▸ **What is being asked**
Where the records below reach the line containing "A cannonball is fired from level ground with", start transcribing, and end with the line containing "A projectile is launched at 77.35", exactly and with nothing else added.

Stored items:
┄┄┄┄┄┄

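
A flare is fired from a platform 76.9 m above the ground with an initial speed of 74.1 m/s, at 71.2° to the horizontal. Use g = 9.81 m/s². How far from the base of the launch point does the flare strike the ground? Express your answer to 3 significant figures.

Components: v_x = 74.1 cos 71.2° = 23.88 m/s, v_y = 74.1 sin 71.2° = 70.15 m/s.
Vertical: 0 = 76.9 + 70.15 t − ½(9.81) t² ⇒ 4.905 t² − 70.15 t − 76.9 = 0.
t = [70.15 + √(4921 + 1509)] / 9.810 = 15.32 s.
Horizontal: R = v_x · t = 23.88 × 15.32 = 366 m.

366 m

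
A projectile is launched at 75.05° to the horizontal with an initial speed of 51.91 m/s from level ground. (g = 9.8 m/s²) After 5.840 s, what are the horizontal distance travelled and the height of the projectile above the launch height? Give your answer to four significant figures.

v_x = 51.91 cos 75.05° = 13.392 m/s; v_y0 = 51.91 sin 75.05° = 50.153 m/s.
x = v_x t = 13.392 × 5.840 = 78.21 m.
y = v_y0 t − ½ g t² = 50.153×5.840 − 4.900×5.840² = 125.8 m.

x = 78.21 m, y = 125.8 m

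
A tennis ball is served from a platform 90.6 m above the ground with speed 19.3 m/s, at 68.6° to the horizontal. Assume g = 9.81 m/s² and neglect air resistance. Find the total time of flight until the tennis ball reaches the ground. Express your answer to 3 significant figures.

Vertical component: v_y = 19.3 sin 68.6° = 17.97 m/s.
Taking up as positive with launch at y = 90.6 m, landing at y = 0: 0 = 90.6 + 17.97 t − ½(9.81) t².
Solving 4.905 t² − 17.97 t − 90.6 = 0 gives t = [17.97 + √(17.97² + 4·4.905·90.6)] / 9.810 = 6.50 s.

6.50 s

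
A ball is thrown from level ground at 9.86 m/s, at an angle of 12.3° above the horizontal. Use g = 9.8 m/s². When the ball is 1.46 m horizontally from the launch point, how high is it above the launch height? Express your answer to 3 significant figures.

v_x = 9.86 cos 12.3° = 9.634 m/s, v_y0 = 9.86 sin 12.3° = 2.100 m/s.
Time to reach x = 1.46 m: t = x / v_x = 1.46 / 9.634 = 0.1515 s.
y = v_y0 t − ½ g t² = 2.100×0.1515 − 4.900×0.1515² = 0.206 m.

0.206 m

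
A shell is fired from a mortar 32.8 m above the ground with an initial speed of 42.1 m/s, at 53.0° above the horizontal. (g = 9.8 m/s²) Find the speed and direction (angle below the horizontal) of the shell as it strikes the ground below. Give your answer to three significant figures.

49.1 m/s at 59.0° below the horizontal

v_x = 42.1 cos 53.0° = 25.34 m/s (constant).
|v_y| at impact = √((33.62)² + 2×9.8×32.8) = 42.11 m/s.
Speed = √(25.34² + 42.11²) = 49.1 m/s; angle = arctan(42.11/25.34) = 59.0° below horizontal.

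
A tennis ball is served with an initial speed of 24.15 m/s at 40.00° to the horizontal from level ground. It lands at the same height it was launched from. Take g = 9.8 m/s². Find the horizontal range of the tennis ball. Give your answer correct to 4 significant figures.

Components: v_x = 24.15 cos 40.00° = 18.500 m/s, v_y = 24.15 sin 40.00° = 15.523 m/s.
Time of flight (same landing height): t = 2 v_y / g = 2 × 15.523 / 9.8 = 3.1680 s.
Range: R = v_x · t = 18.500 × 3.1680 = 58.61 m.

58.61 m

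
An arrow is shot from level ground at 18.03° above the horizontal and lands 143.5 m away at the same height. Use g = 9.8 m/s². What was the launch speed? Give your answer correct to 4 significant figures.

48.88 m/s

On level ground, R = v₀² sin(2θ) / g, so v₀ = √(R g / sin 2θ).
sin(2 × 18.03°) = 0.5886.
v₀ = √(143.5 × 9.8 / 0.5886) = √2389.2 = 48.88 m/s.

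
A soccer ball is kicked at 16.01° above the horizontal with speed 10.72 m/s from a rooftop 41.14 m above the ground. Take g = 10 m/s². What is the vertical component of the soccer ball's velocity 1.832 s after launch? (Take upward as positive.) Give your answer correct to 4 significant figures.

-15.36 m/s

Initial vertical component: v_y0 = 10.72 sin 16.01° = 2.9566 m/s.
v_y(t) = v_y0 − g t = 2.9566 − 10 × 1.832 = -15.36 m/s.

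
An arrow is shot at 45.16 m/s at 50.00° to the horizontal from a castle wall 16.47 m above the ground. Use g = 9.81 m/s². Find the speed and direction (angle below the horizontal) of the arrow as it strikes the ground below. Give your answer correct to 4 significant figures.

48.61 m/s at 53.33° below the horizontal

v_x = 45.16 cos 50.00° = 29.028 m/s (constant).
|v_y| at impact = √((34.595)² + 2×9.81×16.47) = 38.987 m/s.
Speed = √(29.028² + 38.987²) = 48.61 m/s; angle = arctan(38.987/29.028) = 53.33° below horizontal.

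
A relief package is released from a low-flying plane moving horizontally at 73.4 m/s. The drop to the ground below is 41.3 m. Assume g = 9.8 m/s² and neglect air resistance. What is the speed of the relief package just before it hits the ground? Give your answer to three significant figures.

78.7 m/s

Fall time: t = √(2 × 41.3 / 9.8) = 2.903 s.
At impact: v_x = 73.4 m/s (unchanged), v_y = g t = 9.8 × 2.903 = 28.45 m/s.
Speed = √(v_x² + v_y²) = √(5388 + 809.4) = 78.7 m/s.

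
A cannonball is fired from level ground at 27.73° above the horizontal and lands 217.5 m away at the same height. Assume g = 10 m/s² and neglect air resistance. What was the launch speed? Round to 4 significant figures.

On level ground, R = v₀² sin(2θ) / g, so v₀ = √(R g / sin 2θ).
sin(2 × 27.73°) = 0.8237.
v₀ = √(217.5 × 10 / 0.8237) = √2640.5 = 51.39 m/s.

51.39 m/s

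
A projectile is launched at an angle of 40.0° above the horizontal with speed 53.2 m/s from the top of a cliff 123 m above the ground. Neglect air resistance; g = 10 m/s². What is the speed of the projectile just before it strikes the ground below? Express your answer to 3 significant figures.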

┄┄┄┄┄┄

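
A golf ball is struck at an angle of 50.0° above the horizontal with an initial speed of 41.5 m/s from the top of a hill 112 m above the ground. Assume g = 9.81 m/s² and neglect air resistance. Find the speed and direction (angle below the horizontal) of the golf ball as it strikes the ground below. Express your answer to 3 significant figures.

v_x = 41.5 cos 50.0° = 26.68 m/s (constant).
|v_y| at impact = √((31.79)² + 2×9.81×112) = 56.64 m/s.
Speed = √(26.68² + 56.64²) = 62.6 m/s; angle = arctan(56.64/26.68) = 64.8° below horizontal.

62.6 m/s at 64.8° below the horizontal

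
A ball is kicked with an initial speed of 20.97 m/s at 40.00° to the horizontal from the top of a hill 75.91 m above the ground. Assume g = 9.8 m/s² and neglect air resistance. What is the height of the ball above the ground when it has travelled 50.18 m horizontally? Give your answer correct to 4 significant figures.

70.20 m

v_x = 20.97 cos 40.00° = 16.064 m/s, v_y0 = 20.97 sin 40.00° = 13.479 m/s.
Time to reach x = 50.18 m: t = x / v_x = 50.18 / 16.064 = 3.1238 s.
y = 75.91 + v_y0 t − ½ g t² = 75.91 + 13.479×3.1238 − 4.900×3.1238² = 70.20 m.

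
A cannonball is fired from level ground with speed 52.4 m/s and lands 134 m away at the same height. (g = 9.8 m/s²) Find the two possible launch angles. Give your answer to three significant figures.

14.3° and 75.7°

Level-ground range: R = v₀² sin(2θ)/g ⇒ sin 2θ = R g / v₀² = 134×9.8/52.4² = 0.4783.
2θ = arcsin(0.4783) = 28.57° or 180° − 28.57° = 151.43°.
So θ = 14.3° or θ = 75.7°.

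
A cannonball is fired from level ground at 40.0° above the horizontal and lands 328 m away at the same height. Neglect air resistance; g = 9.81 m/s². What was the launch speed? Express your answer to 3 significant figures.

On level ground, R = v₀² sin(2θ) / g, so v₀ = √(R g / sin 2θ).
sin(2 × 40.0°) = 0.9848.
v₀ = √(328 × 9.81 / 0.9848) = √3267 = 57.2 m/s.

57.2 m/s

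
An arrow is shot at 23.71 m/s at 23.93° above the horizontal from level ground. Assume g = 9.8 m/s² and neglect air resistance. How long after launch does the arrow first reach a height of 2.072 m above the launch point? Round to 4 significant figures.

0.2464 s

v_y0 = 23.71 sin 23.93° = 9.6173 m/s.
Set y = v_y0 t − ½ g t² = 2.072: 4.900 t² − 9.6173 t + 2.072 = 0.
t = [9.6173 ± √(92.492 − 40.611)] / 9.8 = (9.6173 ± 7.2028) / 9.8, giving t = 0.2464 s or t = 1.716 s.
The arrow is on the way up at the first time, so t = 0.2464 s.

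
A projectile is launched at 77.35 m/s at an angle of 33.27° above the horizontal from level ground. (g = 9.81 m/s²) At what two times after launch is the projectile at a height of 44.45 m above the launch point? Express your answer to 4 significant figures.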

┄┄┄┄┄┄

▸ **Solved problem**
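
A cannonball is fired from level ground with speed 52.4 m/s and lands 134 m away at the same height. (g = 9.8 m/s²) Find the two possible launch angles. Give your answer to three significant figures.

14.3° and 75.7°

Level-ground range: R = v₀² sin(2θ)/g ⇒ sin 2θ = R g / v₀² = 134×9.8/52.4² = 0.4783.
2θ = arcsin(0.4783) = 28.57° or 180° − 28.57° = 151.43°.
So θ = 14.3° or θ = 75.7°.

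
A cannonball is fired from level ground at 40.0° above the horizontal and lands 328 m away at the same height. Neglect air resistance; g = 9.81 m/s². What was the launch speed? Express your answer to 3 significant figures.

On level ground, R = v₀² sin(2θ) / g, so v₀ = √(R g / sin 2θ).
sin(2 × 40.0°) = 0.9848.
v₀ = √(328 × 9.81 / 0.9848) = √3267 = 57.2 m/s.

57.2 m/s

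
An arrow is shot at 23.71 m/s at 23.93° above the horizontal from level ground. Assume g = 9.8 m/s² and neglect air resistance. How long after launch does the arrow first reach a height of 2.072 m above the launch point? Round to 4 significant figures.

0.2464 s

v_y0 = 23.71 sin 23.93° = 9.6173 m/s.
Set y = v_y0 t − ½ g t² = 2.072: 4.900 t² − 9.6173 t + 2.072 = 0.
t = [9.6173 ± √(92.492 − 40.611)] / 9.8 = (9.6173 ± 7.2028) / 9.8, giving t = 0.2464 s or t = 1.716 s.
The arrow is on the way up at the first time, so t = 0.2464 s.

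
A projectile is launched at 77.35 m/s at an angle of 33.27° above the horizontal from level ground. (g = 9.81 m/s²) At what two times after launch is the projectile at a height of 44.45 m above the launch point? Express your answer to 4 significant figures.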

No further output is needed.